* [TASK ITEM]:
Repeat exactly the lines of the entries below from the one with "Answer: -1085" through the one with "Answer: 7563361/10206 ≈ 741.07", both ends included, and nothing else.

Start of SUPPLIED RECORDS

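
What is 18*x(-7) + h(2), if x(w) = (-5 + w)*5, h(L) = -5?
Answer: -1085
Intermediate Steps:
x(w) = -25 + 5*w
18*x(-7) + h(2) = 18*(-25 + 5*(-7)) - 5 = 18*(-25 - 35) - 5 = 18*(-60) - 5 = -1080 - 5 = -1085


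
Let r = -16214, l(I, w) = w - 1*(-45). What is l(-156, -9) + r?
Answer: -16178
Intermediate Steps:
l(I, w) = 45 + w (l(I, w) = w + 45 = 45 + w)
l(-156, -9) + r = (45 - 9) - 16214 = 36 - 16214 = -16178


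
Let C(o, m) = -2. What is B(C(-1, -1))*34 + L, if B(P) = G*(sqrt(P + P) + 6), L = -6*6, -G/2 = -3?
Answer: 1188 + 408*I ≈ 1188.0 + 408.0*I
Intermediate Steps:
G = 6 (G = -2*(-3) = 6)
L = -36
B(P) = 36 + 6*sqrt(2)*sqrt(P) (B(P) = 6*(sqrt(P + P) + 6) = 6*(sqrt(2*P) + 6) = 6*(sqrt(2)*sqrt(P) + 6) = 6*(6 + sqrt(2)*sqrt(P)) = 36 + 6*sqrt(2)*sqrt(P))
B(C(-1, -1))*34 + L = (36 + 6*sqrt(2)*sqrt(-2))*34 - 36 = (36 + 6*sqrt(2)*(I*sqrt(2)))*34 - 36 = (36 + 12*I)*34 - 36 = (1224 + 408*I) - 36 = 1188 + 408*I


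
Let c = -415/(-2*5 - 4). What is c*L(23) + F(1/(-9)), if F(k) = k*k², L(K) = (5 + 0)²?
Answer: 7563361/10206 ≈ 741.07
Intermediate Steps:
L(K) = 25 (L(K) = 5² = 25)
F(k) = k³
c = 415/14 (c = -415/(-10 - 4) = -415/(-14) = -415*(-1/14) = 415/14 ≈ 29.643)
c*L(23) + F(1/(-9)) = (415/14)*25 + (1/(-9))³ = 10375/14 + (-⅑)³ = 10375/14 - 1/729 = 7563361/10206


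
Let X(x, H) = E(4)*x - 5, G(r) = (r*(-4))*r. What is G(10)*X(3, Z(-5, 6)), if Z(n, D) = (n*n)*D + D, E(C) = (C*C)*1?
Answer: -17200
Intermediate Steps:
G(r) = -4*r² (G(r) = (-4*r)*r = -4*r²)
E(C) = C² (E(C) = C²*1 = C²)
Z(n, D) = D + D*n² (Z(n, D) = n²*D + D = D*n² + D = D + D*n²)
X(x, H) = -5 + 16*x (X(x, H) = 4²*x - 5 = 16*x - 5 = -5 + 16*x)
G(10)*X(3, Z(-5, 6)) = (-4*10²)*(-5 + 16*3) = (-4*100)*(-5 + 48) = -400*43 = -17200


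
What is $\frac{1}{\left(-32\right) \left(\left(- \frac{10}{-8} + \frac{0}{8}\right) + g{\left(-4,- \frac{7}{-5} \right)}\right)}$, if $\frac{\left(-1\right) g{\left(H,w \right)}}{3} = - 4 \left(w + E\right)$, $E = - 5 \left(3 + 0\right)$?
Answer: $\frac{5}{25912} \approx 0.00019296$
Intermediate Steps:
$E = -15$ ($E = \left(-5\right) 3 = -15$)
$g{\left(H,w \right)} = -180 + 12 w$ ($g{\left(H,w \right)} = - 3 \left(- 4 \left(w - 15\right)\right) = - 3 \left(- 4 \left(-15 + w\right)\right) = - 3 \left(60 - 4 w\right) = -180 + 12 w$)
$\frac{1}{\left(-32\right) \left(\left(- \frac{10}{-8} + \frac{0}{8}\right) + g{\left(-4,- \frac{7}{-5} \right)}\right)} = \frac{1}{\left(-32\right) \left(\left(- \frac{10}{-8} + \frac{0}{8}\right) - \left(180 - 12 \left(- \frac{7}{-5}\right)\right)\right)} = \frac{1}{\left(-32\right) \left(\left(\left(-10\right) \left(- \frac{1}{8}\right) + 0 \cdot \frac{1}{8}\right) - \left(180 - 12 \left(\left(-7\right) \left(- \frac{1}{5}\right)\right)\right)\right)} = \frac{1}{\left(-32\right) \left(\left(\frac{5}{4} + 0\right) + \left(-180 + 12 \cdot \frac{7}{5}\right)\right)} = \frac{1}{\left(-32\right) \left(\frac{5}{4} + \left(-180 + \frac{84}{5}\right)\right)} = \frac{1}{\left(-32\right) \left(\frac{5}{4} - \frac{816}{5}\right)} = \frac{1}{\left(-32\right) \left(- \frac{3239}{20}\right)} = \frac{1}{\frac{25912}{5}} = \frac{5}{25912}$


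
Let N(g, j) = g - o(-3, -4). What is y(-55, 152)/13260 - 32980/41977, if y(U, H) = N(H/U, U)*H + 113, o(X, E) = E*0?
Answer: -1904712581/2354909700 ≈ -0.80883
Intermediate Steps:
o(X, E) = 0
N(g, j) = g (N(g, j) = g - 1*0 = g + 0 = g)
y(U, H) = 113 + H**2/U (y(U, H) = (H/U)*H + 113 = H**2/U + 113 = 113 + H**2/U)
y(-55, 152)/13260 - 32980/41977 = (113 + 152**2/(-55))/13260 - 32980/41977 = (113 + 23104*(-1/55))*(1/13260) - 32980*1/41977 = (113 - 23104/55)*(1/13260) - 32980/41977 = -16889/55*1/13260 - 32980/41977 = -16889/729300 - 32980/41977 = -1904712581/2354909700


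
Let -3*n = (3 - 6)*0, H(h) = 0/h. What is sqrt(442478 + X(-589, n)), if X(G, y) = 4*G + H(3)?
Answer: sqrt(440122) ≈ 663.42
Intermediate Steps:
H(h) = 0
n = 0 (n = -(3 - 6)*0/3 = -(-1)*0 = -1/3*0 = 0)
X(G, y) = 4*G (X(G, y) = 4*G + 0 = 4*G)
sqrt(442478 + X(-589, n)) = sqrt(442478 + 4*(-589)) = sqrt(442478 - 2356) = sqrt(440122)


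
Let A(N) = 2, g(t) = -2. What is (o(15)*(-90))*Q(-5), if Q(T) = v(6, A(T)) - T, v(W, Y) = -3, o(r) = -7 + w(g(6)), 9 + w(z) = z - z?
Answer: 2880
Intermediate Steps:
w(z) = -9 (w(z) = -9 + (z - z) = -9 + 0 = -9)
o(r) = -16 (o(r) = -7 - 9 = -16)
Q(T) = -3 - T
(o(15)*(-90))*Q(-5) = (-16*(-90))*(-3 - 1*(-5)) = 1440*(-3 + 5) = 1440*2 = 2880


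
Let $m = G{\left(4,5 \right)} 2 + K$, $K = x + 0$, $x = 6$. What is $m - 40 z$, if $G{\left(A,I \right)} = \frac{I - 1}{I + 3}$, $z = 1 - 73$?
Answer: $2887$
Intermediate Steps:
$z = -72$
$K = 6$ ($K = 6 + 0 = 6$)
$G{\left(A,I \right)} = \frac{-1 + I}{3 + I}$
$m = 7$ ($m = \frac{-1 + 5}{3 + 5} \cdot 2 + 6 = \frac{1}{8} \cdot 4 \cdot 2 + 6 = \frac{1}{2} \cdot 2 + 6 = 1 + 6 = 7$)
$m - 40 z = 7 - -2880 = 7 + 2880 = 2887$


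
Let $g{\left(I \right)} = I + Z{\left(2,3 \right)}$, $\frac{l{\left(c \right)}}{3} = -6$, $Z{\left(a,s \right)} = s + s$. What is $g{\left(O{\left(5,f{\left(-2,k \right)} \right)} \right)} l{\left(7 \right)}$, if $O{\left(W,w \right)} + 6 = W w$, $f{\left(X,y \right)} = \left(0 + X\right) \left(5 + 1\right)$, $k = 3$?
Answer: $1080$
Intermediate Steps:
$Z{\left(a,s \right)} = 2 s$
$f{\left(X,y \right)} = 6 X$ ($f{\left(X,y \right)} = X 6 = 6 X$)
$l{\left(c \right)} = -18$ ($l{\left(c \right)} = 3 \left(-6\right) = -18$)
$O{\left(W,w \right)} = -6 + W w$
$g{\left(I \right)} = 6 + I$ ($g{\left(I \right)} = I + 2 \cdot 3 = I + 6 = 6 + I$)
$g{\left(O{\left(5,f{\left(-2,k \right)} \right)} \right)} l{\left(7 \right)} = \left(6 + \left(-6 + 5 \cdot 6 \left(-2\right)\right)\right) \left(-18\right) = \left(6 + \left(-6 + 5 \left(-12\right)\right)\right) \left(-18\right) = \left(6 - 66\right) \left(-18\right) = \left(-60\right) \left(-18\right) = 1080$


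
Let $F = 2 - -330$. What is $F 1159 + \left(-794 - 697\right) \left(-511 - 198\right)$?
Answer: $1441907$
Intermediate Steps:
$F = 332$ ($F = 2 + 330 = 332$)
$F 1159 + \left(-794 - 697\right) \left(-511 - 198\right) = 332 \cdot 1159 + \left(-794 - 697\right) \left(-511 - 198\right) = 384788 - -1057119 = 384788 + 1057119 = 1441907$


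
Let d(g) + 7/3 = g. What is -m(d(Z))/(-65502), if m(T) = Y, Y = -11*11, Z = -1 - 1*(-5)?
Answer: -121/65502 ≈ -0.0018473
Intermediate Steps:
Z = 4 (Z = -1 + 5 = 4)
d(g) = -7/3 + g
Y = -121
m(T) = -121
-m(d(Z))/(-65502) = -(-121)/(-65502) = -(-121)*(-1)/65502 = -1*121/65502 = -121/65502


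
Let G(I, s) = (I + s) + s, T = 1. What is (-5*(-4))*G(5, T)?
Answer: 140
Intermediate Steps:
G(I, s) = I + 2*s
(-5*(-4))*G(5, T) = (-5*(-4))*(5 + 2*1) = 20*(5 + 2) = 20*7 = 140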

End of SUPPLIED RECORDS

* [OUTPUT OF THE TASK]:
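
Answer: -1085
Intermediate Steps:
x(w) = -25 + 5*w
18*x(-7) + h(2) = 18*(-25 + 5*(-7)) - 5 = 18*(-25 - 35) - 5 = 18*(-60) - 5 = -1080 - 5 = -1085


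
Let r = -16214, l(I, w) = w - 1*(-45). What is l(-156, -9) + r?
Answer: -16178
Intermediate Steps:
l(I, w) = 45 + w (l(I, w) = w + 45 = 45 + w)
l(-156, -9) + r = (45 - 9) - 16214 = 36 - 16214 = -16178


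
Let C(o, m) = -2. What is B(C(-1, -1))*34 + L, if B(P) = G*(sqrt(P + P) + 6), L = -6*6, -G/2 = -3?
Answer: 1188 + 408*I ≈ 1188.0 + 408.0*I
Intermediate Steps:
G = 6 (G = -2*(-3) = 6)
L = -36
B(P) = 36 + 6*sqrt(2)*sqrt(P) (B(P) = 6*(sqrt(P + P) + 6) = 6*(sqrt(2*P) + 6) = 6*(sqrt(2)*sqrt(P) + 6) = 6*(6 + sqrt(2)*sqrt(P)) = 36 + 6*sqrt(2)*sqrt(P))
B(C(-1, -1))*34 + L = (36 + 6*sqrt(2)*sqrt(-2))*34 - 36 = (36 + 6*sqrt(2)*(I*sqrt(2)))*34 - 36 = (36 + 12*I)*34 - 36 = (1224 + 408*I) - 36 = 1188 + 408*I


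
Let c = -415/(-2*5 - 4). What is c*L(23) + F(1/(-9)), if F(k) = k*k², L(K) = (5 + 0)²?
Answer: 7563361/10206 ≈ 741.07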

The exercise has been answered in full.